**TASK OBJECTIVE**: The word "yields" marks the lines to keep; find each one in the data and copy it.
(Beginning of DATA IN THIS EXERCISE)
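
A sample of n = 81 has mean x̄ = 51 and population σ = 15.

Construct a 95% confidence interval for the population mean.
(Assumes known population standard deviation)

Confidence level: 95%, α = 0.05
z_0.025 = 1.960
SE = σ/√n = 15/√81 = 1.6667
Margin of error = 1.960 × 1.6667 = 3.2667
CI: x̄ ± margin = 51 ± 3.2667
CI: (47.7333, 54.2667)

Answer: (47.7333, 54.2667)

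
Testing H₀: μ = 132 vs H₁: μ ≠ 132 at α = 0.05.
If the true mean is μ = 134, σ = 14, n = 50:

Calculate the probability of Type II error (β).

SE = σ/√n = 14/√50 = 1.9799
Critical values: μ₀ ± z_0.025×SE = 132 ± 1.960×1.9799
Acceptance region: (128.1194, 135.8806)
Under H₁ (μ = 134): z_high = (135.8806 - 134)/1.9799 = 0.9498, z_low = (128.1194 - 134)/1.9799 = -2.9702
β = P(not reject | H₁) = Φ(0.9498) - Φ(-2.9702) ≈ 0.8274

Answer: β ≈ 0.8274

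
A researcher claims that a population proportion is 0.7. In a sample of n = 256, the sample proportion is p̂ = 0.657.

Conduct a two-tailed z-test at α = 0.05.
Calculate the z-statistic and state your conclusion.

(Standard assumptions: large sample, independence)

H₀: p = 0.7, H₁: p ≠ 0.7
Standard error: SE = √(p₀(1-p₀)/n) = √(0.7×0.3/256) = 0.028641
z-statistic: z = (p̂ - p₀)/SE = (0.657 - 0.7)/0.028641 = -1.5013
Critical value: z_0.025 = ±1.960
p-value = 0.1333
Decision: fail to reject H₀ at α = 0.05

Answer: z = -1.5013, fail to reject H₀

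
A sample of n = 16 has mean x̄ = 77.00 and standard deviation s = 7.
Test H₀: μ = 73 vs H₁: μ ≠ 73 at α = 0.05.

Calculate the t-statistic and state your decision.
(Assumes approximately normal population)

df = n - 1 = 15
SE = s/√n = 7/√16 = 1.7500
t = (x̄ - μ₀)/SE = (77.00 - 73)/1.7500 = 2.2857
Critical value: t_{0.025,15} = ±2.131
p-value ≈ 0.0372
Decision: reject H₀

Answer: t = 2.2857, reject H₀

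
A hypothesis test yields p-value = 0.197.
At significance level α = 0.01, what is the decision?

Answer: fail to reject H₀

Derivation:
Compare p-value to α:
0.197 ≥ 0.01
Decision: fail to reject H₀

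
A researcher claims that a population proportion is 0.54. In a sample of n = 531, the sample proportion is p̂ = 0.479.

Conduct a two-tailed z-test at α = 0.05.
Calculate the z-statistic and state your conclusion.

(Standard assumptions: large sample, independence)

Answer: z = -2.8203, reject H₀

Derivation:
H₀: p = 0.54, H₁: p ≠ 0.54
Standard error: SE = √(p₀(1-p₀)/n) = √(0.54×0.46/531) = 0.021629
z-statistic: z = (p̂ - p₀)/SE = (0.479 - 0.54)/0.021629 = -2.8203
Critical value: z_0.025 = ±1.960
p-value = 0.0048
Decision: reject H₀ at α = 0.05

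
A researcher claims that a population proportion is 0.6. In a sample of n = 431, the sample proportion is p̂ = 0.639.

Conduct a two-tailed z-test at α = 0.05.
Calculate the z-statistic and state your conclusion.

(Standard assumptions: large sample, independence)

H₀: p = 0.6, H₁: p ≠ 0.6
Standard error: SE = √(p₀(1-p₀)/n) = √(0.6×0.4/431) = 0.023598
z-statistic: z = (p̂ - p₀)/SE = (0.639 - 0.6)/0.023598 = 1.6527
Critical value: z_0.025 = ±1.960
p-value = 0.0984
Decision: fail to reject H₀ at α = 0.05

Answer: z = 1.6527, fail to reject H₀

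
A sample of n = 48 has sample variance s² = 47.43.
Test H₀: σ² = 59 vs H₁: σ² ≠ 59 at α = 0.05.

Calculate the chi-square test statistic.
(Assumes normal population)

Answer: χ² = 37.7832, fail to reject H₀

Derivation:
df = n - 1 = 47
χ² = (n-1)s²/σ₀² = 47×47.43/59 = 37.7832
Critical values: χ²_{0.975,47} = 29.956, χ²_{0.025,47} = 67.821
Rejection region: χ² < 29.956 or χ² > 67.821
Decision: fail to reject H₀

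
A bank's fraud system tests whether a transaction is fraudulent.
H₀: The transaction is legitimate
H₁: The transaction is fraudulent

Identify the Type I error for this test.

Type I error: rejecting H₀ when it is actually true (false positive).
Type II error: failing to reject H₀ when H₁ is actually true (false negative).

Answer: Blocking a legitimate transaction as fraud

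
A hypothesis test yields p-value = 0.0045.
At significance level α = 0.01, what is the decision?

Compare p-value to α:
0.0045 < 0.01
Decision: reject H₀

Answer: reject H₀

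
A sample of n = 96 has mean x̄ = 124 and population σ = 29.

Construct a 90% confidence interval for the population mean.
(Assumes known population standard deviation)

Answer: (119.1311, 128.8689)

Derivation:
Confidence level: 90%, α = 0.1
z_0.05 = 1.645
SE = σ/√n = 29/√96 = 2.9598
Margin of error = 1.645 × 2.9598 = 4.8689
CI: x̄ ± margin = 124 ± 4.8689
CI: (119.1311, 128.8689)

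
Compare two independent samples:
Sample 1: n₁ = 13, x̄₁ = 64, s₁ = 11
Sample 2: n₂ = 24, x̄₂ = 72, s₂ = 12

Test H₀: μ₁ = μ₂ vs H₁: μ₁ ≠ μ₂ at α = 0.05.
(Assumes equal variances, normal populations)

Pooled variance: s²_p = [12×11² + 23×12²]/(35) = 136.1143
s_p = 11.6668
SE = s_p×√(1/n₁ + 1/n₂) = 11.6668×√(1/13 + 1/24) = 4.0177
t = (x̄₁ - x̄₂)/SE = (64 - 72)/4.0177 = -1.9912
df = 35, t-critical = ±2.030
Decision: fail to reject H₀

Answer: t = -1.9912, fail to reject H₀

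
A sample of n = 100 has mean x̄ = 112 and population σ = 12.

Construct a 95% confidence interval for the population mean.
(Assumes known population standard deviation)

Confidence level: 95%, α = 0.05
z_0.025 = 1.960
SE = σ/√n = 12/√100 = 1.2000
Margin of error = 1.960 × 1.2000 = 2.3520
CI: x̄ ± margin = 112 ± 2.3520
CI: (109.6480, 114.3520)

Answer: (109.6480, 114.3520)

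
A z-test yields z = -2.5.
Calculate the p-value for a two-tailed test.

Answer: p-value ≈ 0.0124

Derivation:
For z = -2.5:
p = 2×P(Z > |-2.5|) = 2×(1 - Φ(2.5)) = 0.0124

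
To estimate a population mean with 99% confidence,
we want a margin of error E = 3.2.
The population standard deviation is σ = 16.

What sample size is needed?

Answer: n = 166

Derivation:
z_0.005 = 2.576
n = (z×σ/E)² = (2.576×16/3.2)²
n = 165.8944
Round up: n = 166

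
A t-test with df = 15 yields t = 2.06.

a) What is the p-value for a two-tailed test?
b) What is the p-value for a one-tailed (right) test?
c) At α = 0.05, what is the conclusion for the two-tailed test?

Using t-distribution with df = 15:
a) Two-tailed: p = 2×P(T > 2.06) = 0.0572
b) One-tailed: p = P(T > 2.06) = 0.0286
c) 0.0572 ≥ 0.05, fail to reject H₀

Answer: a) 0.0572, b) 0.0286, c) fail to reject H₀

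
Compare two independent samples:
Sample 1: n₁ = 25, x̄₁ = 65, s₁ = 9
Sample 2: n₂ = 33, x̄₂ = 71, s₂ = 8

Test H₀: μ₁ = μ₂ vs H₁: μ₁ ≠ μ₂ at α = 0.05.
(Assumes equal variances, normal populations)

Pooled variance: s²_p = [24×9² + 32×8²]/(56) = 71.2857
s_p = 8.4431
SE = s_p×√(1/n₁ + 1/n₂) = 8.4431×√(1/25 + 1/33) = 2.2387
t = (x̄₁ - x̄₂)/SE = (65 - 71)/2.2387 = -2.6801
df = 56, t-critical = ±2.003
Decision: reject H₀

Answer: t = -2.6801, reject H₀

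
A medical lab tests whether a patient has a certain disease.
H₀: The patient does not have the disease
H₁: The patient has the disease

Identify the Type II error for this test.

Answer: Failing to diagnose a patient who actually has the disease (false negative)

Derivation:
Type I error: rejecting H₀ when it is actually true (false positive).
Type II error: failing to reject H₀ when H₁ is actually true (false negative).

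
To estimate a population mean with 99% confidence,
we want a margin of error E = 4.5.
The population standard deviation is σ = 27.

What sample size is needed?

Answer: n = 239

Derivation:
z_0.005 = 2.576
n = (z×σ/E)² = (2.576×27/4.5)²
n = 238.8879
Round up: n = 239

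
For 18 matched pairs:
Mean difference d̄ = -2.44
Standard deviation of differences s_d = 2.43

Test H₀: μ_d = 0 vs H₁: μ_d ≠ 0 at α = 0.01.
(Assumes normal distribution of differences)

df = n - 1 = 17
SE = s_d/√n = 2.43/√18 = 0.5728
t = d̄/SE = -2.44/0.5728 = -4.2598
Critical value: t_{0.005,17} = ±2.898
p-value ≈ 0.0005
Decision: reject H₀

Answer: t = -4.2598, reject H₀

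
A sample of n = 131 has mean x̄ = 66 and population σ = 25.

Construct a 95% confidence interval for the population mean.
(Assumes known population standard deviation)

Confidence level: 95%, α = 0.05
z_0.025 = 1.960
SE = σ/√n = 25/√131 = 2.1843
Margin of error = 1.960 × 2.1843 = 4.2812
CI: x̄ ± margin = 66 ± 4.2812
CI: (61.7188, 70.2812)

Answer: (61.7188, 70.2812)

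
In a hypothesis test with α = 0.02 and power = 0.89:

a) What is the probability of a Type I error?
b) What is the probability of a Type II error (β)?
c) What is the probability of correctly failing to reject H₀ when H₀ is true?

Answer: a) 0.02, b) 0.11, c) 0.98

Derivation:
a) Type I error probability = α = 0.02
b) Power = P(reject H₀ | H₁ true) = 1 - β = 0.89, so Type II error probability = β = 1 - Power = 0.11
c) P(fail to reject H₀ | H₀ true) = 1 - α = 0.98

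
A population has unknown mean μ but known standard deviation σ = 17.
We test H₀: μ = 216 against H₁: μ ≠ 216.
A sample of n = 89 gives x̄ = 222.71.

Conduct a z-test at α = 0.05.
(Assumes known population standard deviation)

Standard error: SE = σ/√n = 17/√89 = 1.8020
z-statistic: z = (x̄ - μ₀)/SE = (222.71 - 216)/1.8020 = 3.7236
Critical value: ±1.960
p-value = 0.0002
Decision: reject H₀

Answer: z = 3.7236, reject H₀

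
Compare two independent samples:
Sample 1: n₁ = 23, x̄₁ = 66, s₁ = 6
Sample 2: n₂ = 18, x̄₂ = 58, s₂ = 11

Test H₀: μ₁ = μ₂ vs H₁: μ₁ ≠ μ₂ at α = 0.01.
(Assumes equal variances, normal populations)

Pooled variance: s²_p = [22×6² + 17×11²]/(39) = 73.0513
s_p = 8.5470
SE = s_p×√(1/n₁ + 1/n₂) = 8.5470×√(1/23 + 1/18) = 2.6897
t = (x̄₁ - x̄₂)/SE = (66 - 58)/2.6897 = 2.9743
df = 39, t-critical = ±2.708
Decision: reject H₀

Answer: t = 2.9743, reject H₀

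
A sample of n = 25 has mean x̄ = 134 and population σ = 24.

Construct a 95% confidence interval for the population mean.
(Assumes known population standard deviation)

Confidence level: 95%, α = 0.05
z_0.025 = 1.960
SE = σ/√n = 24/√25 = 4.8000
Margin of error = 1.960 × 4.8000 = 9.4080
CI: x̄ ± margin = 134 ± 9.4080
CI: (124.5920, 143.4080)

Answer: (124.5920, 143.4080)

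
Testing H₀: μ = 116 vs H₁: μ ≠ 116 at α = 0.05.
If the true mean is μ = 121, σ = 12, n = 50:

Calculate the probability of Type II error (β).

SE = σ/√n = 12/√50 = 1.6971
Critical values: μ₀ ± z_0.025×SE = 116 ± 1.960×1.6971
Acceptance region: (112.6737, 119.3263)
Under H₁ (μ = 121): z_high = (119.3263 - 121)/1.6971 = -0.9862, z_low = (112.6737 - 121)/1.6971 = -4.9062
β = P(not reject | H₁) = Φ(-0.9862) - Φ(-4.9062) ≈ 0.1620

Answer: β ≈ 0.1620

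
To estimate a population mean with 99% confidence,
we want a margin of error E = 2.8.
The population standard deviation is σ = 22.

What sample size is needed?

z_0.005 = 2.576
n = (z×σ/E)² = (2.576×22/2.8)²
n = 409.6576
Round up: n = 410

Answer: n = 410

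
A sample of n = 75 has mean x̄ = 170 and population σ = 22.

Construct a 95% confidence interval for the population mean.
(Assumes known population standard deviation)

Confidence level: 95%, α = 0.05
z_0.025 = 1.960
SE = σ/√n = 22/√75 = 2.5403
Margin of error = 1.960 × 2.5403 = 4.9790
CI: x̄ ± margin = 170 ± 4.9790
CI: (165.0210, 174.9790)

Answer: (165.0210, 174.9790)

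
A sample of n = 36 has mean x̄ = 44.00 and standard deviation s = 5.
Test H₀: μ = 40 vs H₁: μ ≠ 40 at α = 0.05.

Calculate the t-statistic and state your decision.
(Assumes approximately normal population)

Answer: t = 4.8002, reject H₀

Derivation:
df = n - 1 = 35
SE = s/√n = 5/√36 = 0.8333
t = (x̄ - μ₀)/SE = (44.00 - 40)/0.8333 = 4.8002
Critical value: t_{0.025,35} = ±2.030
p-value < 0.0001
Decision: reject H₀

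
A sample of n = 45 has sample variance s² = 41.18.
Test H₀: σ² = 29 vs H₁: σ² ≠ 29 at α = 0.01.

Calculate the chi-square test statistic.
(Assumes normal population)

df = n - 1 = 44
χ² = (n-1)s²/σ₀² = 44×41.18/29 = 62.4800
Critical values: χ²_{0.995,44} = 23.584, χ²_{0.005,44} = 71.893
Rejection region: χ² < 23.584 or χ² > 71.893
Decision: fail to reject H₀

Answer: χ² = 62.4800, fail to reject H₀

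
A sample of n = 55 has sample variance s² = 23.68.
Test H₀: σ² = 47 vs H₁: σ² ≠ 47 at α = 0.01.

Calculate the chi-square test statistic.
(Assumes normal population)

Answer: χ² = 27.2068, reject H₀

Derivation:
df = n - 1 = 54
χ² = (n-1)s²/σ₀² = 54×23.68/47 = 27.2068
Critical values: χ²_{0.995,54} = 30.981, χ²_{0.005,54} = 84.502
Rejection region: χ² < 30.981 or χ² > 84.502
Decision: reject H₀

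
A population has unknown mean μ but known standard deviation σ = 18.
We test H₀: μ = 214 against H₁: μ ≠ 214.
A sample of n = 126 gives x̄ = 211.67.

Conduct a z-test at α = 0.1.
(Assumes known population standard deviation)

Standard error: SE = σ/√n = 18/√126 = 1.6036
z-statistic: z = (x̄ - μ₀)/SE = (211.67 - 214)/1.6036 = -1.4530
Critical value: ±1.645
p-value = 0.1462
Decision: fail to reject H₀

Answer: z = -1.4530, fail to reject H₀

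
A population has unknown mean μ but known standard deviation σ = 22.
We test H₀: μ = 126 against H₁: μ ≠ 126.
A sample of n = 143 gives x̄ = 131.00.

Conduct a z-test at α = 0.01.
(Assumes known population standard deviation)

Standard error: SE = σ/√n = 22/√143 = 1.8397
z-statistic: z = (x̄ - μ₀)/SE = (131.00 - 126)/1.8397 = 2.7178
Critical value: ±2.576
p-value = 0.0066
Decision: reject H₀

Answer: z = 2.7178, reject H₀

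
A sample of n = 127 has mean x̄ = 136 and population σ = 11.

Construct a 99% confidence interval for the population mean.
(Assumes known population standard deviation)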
(End of DATA IN THIS EXERCISE)
**TASK SOLUTION**:
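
A hypothesis test yields p-value = 0.197.
A hypothesis test yields p-value = 0.0045.
A z-test yields z = -2.5.
A t-test with df = 15 yields t = 2.06.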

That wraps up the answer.